What you should do:
The response should be a faithful copy of every record, with nothing left out.
───
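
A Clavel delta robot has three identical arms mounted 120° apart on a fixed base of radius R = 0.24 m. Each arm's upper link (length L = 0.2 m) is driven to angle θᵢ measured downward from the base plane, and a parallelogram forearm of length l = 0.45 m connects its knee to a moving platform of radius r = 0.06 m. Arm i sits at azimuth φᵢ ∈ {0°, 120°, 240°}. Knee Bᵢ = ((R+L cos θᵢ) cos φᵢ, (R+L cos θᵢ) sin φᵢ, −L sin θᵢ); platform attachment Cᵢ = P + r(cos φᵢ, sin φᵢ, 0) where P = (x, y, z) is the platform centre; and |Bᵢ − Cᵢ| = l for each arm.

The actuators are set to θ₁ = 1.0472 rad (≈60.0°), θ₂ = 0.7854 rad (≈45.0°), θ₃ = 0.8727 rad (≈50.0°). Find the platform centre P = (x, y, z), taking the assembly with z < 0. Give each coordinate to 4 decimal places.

(-0.0430, 0.0142, -0.4862)

S1 = (0.2800·cos0.0°, 0.2800·sin0.0°, -0.1732) = (0.2800, 0.0000, -0.1732)
φ2=120.0°: virtual centre (-0.1607, 0.2784, -0.1414), radius l
φ3=240.0°: virtual centre (-0.1543, -0.2672, -0.1532), radius l
|S₂|²−|S₁|² = 0.0149;  |S₃|²−|S₁|² = 0.0103
plane₁₂: -0.8814x+0.5567y+0.0636z = 0.0149
det = 0.9546;  x = -0.0143+0.0589z,  y = 0.0041+-0.0209z
into |P−S₁|² = l²: 1.0039z² + 0.3116z + -0.0858 = 0;  Δ = 0.4418;  z = -0.4862 or 0.1759 → z<0 root = -0.4862
x = -0.0430, y = 0.0142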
───
Reply:
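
A Clavel delta robot has three identical arms mounted 120° apart on a fixed base of radius R = 0.24 m. Each arm's upper link (length L = 0.2 m) is driven to angle θᵢ measured downward from the base plane, and a parallelogram forearm of length l = 0.45 m connects its knee to a moving platform of radius r = 0.06 m. Arm i sits at azimuth φᵢ ∈ {0°, 120°, 240°}. Knee Bᵢ = ((R+L cos θᵢ) cos φᵢ, (R+L cos θᵢ) sin φᵢ, −L sin θᵢ); platform attachment Cᵢ = P + r(cos φᵢ, sin φᵢ, 0) where P = (x, y, z) is the platform centre; and |Bᵢ − Cᵢ| = l for each arm.

The actuators are set to θ₁ = 1.0472 rad (≈60.0°), θ₂ = 0.7854 rad (≈45.0°), θ₃ = 0.8727 rad (≈50.0°). Find the platform centre P = (x, y, z), taking the assembly with z < 0. Give each coordinate to 4 decimal places.

(-0.0430, 0.0142, -0.4862)

S1 = (0.2800·cos0.0°, 0.2800·sin0.0°, -0.1732) = (0.2800, 0.0000, -0.1732)
φ2=120.0°: virtual centre (-0.1607, 0.2784, -0.1414), radius l
φ3=240.0°: virtual centre (-0.1543, -0.2672, -0.1532), radius l
|S₂|²−|S₁|² = 0.0149;  |S₃|²−|S₁|² = 0.0103
plane₁₂: -0.8814x+0.5567y+0.0636z = 0.0149
det = 0.9546;  x = -0.0143+0.0589z,  y = 0.0041+-0.0209z
into |P−S₁|² = l²: 1.0039z² + 0.3116z + -0.0858 = 0;  Δ = 0.4418;  z = -0.4862 or 0.1759 → z<0 root = -0.4862
x = -0.0430, y = 0.0142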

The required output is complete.